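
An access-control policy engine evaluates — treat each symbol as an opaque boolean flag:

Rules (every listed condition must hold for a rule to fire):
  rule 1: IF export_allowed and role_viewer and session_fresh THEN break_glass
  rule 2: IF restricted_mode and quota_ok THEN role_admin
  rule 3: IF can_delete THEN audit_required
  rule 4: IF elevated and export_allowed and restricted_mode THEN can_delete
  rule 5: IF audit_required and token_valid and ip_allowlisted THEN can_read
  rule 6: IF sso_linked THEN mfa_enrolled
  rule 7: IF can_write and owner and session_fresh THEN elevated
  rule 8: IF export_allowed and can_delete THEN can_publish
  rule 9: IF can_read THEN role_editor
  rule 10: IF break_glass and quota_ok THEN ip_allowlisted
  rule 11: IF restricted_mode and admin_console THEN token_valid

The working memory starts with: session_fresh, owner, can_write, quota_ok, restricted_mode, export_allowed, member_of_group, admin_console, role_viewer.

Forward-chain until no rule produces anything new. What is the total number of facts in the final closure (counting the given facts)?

19

Round 1: rule 1 [IF export_allowed and role_viewer and session_fresh THEN break_glass]; rule 2 [IF restricted_mode and quota_ok THEN role_admin]; rule 7 [IF can_write and owner and session_fresh THEN elevated]; rule 11 [IF restricted_mode and admin_console THEN token_valid]. Adds break_glass, role_admin, elevated, token_valid.
Round 2: rule 4 [IF elevated and export_allowed and restricted_mode THEN can_delete]; rule 10 [IF break_glass and quota_ok THEN ip_allowlisted]. Adds can_delete, ip_allowlisted.
Round 3: rule 3 [IF can_delete THEN audit_required]; rule 8 [IF export_allowed and can_delete THEN can_publish]. Adds audit_required, can_publish.
Round 4: rule 5 [IF audit_required and token_valid and ip_allowlisted THEN can_read]. Adds can_read.
Round 5: rule 9 [IF can_read THEN role_editor]. Adds role_editor.
Closure: {admin_console, audit_required, break_glass, can_delete, can_publish, can_read, can_write, elevated, export_allowed, ip_allowlisted, member_of_group, owner, quota_ok, restricted_mode, role_admin, role_editor, role_viewer, session_fresh, token_valid} — 19 facts.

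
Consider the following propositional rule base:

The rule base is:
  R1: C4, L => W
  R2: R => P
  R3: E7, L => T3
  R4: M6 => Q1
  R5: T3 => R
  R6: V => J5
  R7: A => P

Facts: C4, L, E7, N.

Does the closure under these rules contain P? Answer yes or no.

yes

[1] R1 [C4, L => W]; R3 [E7, L => T3]. ⇒ new: W, T3.
[2] R5 [T3 => R]. ⇒ new: R.
[3] R2 [R => P]. ⇒ new: P.
P appears in round 3, so it is derivable.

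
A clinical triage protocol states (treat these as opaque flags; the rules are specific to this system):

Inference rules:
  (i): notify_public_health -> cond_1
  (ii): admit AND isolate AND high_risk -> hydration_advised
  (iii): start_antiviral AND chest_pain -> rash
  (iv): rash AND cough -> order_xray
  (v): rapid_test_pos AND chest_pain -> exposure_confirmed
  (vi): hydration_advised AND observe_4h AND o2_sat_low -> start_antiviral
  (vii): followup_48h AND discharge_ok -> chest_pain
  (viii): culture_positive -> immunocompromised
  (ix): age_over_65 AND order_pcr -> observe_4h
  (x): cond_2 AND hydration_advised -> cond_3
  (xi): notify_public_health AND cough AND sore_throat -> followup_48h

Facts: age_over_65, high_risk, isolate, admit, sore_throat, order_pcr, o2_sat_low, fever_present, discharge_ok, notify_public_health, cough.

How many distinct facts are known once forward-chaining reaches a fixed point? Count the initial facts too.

19

Round 1: (i) [notify_public_health -> cond_1]; (ii) [admit AND isolate AND high_risk -> hydration_advised]; (ix) [age_over_65 AND order_pcr -> observe_4h]; (xi) [notify_public_health AND cough AND sore_throat -> followup_48h]. New: cond_1, hydration_advised, observe_4h, followup_48h.
Round 2: (vi) [hydration_advised AND observe_4h AND o2_sat_low -> start_antiviral]; (vii) [followup_48h AND discharge_ok -> chest_pain]. New: start_antiviral, chest_pain.
Round 3: (iii) [start_antiviral AND chest_pain -> rash]. New: rash.
Round 4: (iv) [rash AND cough -> order_xray]. New: order_xray.
Closure: {admit, age_over_65, chest_pain, cond_1, cough, discharge_ok, fever_present, followup_48h, high_risk, hydration_advised, isolate, notify_public_health, o2_sat_low, observe_4h, order_pcr, order_xray, rash, sore_throat, start_antiviral} — 19 facts.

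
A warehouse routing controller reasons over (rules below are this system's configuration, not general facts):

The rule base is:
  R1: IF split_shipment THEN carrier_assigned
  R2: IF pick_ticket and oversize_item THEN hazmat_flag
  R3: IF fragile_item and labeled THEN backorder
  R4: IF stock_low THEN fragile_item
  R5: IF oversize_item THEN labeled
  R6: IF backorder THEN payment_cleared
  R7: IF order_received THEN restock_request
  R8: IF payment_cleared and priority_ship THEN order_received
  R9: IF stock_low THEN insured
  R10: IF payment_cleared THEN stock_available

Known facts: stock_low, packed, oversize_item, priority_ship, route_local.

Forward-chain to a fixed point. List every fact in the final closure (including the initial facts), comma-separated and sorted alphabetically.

backorder, fragile_item, insured, labeled, order_received, oversize_item, packed, payment_cleared, priority_ship, restock_request, route_local, stock_available, stock_low

Round 1: R4 [IF stock_low THEN fragile_item]; R5 [IF oversize_item THEN labeled]; R9 [IF stock_low THEN insured]. Adds fragile_item, labeled, insured.
Round 2: R3 [IF fragile_item and labeled THEN backorder]. Adds backorder.
Round 3: R6 [IF backorder THEN payment_cleared]. Adds payment_cleared.
Round 4: R8 [IF payment_cleared and priority_ship THEN order_received]; R10 [IF payment_cleared THEN stock_available]. Adds order_received, stock_available.
Round 5: R7 [IF order_received THEN restock_request]. Adds restock_request.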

→ **WORK REQUIRED**: Reprint every entry exactly.

→ **ANSWER TO THE EXERCISE**:
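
An access-control policy engine evaluates — treat each symbol as an opaque boolean flag:

Rules (every listed condition must hold for a rule to fire):
  rule 1: IF export_allowed and role_viewer and session_fresh THEN break_glass
  rule 2: IF restricted_mode and quota_ok THEN role_admin
  rule 3: IF can_delete THEN audit_required
  rule 4: IF elevated and export_allowed and restricted_mode THEN can_delete
  rule 5: IF audit_required and token_valid and ip_allowlisted THEN can_read
  rule 6: IF sso_linked THEN mfa_enrolled
  rule 7: IF can_write and owner and session_fresh THEN elevated
  rule 8: IF export_allowed and can_delete THEN can_publish
  rule 9: IF can_read THEN role_editor
  rule 10: IF break_glass and quota_ok THEN ip_allowlisted
  rule 11: IF restricted_mode and admin_console THEN token_valid

The working memory starts with: session_fresh, owner, can_write, quota_ok, restricted_mode, export_allowed, member_of_group, admin_console, role_viewer.

Forward-chain until no rule produces anything new. What is the total number of facts in the final closure (counting the given facts)?

19

Round 1: rule 1 [IF export_allowed and role_viewer and session_fresh THEN break_glass]; rule 2 [IF restricted_mode and quota_ok THEN role_admin]; rule 7 [IF can_write and owner and session_fresh THEN elevated]; rule 11 [IF restricted_mode and admin_console THEN token_valid]. Adds break_glass, role_admin, elevated, token_valid.
Round 2: rule 4 [IF elevated and export_allowed and restricted_mode THEN can_delete]; rule 10 [IF break_glass and quota_ok THEN ip_allowlisted]. Adds can_delete, ip_allowlisted.
Round 3: rule 3 [IF can_delete THEN audit_required]; rule 8 [IF export_allowed and can_delete THEN can_publish]. Adds audit_required, can_publish.
Round 4: rule 5 [IF audit_required and token_valid and ip_allowlisted THEN can_read]. Adds can_read.
Round 5: rule 9 [IF can_read THEN role_editor]. Adds role_editor.
Closure: {admin_console, audit_required, break_glass, can_delete, can_publish, can_read, can_write, elevated, export_allowed, ip_allowlisted, member_of_group, owner, quota_ok, restricted_mode, role_admin, role_editor, role_viewer, session_fresh, token_valid} — 19 facts.

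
Consider the following propositional rule base:

The rule base is:
  R1: C4, L => W
  R2: R => P
  R3: E7, L => T3
  R4: M6 => Q1
  R5: T3 => R
  R6: V => J5
  R7: A => P

Facts: C4, L, E7, N.

Does the closure under these rules contain P? Answer yes or no.

yes

[1] R1 [C4, L => W]; R3 [E7, L => T3]. ⇒ new: W, T3.
[2] R5 [T3 => R]. ⇒ new: R.
[3] R2 [R => P]. ⇒ new: P.
P appears in round 3, so it is derivable.

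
A clinical triage protocol states (treat these as opaque flags; the rules are specific to this system):

Inference rules:
  (i): notify_public_health -> cond_1
  (ii): admit AND isolate AND high_risk -> hydration_advised
  (iii): start_antiviral AND chest_pain -> rash
  (iv): rash AND cough -> order_xray
  (v): rapid_test_pos AND chest_pain -> exposure_confirmed
  (vi): hydration_advised AND observe_4h AND o2_sat_low -> start_antiviral
  (vii): followup_48h AND discharge_ok -> chest_pain
  (viii): culture_positive -> immunocompromised
  (ix): age_over_65 AND order_pcr -> observe_4h
  (x): cond_2 AND hydration_advised -> cond_3
  (xi): notify_public_health AND cough AND sore_throat -> followup_48h

Facts: age_over_65, high_risk, isolate, admit, sore_throat, order_pcr, o2_sat_low, fever_present, discharge_ok, notify_public_health, cough.

How many distinct facts are known once forward-chaining reaches a fixed point? Count the initial facts too.

19

Round 1: (i) [notify_public_health -> cond_1]; (ii) [admit AND isolate AND high_risk -> hydration_advised]; (ix) [age_over_65 AND order_pcr -> observe_4h]; (xi) [notify_public_health AND cough AND sore_throat -> followup_48h]. New: cond_1, hydration_advised, observe_4h, followup_48h.
Round 2: (vi) [hydration_advised AND observe_4h AND o2_sat_low -> start_antiviral]; (vii) [followup_48h AND discharge_ok -> chest_pain]. New: start_antiviral, chest_pain.
Round 3: (iii) [start_antiviral AND chest_pain -> rash]. New: rash.
Round 4: (iv) [rash AND cough -> order_xray]. New: order_xray.
Closure: {admit, age_over_65, chest_pain, cond_1, cough, discharge_ok, fever_present, followup_48h, high_risk, hydration_advised, isolate, notify_public_health, o2_sat_low, observe_4h, order_pcr, order_xray, rash, sore_throat, start_antiviral} — 19 facts.

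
A warehouse routing controller reasons over (rules below are this system's configuration, not general facts):

The rule base is:
  R1: IF split_shipment THEN carrier_assigned
  R2: IF pick_ticket and oversize_item THEN hazmat_flag
  R3: IF fragile_item and labeled THEN backorder
  R4: IF stock_low THEN fragile_item
  R5: IF oversize_item THEN labeled
  R6: IF backorder THEN payment_cleared
  R7: IF order_received THEN restock_request
  R8: IF payment_cleared and priority_ship THEN order_received
  R9: IF stock_low THEN insured
  R10: IF payment_cleared THEN stock_available

Known facts: stock_low, packed, oversize_item, priority_ship, route_local.

Forward-chain to a fixed point. List every fact in the final closure (including the initial facts), comma-separated and sorted alphabetically.

backorder, fragile_item, insured, labeled, order_received, oversize_item, packed, payment_cleared, priority_ship, restock_request, route_local, stock_available, stock_low

Round 1: R4 [IF stock_low THEN fragile_item]; R5 [IF oversize_item THEN labeled]; R9 [IF stock_low THEN insured]. Adds fragile_item, labeled, insured.
Round 2: R3 [IF fragile_item and labeled THEN backorder]. Adds backorder.
Round 3: R6 [IF backorder THEN payment_cleared]. Adds payment_cleared.
Round 4: R8 [IF payment_cleared and priority_ship THEN order_received]; R10 [IF payment_cleared THEN stock_available]. Adds order_received, stock_available.
Round 5: R7 [IF order_received THEN restock_request]. Adds restock_request.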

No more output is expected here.